§ **What is expected**
The data is to be retyped in full, exactly.

§ **Data records**
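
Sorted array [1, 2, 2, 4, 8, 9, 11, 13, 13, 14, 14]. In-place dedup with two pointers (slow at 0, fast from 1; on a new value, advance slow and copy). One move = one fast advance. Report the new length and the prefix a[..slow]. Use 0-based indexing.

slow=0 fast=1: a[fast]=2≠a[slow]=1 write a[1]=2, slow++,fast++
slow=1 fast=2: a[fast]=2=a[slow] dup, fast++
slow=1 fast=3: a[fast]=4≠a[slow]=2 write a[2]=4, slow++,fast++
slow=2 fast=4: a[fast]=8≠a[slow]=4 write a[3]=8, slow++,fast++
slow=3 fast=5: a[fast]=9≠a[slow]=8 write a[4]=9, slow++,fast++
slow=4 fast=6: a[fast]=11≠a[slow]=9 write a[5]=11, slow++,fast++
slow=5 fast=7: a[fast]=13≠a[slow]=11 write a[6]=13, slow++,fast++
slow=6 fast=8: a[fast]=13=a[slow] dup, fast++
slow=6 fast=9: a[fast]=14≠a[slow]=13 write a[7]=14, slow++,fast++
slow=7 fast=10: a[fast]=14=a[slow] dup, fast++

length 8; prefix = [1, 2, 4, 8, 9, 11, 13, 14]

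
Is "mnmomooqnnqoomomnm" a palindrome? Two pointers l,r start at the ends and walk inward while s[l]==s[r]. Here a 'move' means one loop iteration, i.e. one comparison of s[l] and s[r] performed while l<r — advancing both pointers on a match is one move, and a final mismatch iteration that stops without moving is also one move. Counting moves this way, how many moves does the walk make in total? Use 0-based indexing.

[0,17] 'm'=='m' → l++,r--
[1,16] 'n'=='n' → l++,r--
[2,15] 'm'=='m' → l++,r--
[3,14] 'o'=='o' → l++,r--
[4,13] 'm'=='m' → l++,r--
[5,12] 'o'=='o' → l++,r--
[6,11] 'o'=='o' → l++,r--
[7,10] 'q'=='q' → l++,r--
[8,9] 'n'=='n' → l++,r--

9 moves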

§ **Response area**
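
Sorted array [1, 2, 2, 4, 8, 9, 11, 13, 13, 14, 14]. In-place dedup with two pointers (slow at 0, fast from 1; on a new value, advance slow and copy). One move = one fast advance. Report the new length and the prefix a[..slow]. Use 0-based indexing.

slow=0 fast=1: a[fast]=2≠a[slow]=1 write a[1]=2, slow++,fast++
slow=1 fast=2: a[fast]=2=a[slow] dup, fast++
slow=1 fast=3: a[fast]=4≠a[slow]=2 write a[2]=4, slow++,fast++
slow=2 fast=4: a[fast]=8≠a[slow]=4 write a[3]=8, slow++,fast++
slow=3 fast=5: a[fast]=9≠a[slow]=8 write a[4]=9, slow++,fast++
slow=4 fast=6: a[fast]=11≠a[slow]=9 write a[5]=11, slow++,fast++
slow=5 fast=7: a[fast]=13≠a[slow]=11 write a[6]=13, slow++,fast++
slow=6 fast=8: a[fast]=13=a[slow] dup, fast++
slow=6 fast=9: a[fast]=14≠a[slow]=13 write a[7]=14, slow++,fast++
slow=7 fast=10: a[fast]=14=a[slow] dup, fast++

length 8; prefix = [1, 2, 4, 8, 9, 11, 13, 14]

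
Is "mnmomooqnnqoomomnm" a palindrome? Two pointers l,r start at the ends and walk inward while s[l]==s[r]. Here a 'move' means one loop iteration, i.e. one comparison of s[l] and s[r] performed while l<r — advancing both pointers on a match is one move, and a final mismatch iteration that stops without moving is also one move. Counting moves this way, how many moves does the walk make in total? Use 0-based indexing.

[0,17] 'm'=='m' → l++,r--
[1,16] 'n'=='n' → l++,r--
[2,15] 'm'=='m' → l++,r--
[3,14] 'o'=='o' → l++,r--
[4,13] 'm'=='m' → l++,r--
[5,12] 'o'=='o' → l++,r--
[6,11] 'o'=='o' → l++,r--
[7,10] 'q'=='q' → l++,r--
[8,9] 'n'=='n' → l++,r--

9 moves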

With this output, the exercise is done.